**TASK ITEM**
Wherever a line below holds the word "What", copy that line.

Stored items
::::

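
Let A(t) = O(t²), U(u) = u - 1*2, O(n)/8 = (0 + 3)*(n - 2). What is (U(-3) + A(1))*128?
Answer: -3712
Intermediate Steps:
O(n) = -48 + 24*n (O(n) = 8*((0 + 3)*(n - 2)) = 8*(3*(-2 + n)) = 8*(-6 + 3*n) = -48 + 24*n)
U(u) = -2 + u (U(u) = u - 2 = -2 + u)
A(t) = -48 + 24*t²
(U(-3) + A(1))*128 = ((-2 - 3) + (-48 + 24*1²))*128 = (-5 + (-48 + 24*1))*128 = (-5 + (-48 + 24))*128 = (-5 - 24)*128 = -29*128 = -3712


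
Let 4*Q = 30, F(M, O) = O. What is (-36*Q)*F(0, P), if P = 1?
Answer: -270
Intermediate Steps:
Q = 15/2 (Q = (1/4)*30 = 15/2 ≈ 7.5000)
(-36*Q)*F(0, P) = -36*15/2*1 = -270*1 = -270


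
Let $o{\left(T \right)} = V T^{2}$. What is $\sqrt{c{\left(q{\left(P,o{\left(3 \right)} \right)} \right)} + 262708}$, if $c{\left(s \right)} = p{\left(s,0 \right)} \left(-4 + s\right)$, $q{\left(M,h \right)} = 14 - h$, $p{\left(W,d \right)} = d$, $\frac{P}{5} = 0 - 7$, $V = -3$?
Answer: $2 \sqrt{65677} \approx 512.55$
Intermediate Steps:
$P = -35$ ($P = 5 \left(0 - 7\right) = 5 \left(-7\right) = -35$)
$o{\left(T \right)} = - 3 T^{2}$
$c{\left(s \right)} = 0$ ($c{\left(s \right)} = 0 \left(-4 + s\right) = 0$)
$\sqrt{c{\left(q{\left(P,o{\left(3 \right)} \right)} \right)} + 262708} = \sqrt{0 + 262708} = \sqrt{262708} = 2 \sqrt{65677}$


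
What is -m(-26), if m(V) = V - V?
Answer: 0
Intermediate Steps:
m(V) = 0
-m(-26) = -1*0 = 0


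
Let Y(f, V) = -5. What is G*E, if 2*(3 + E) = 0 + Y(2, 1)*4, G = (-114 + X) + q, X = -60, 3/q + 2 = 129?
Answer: 287235/127 ≈ 2261.7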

::::

**EXPECTED ANSWER**
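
Let A(t) = O(t²), U(u) = u - 1*2, O(n)/8 = (0 + 3)*(n - 2). What is (U(-3) + A(1))*128?
Let 4*Q = 30, F(M, O) = O. What is (-36*Q)*F(0, P), if P = 1?
Let $o{\left(T \right)} = V T^{2}$. What is $\sqrt{c{\left(q{\left(P,o{\left(3 \right)} \right)} \right)} + 262708}$, if $c{\left(s \right)} = p{\left(s,0 \right)} \left(-4 + s\right)$, $q{\left(M,h \right)} = 14 - h$, $p{\left(W,d \right)} = d$, $\frac{P}{5} = 0 - 7$, $V = -3$?
What is -m(-26), if m(V) = V - V?
Let Y(f, V) = -5. What is G*E, if 2*(3 + E) = 0 + Y(2, 1)*4, G = (-114 + X) + q, X = -60, 3/q + 2 = 129?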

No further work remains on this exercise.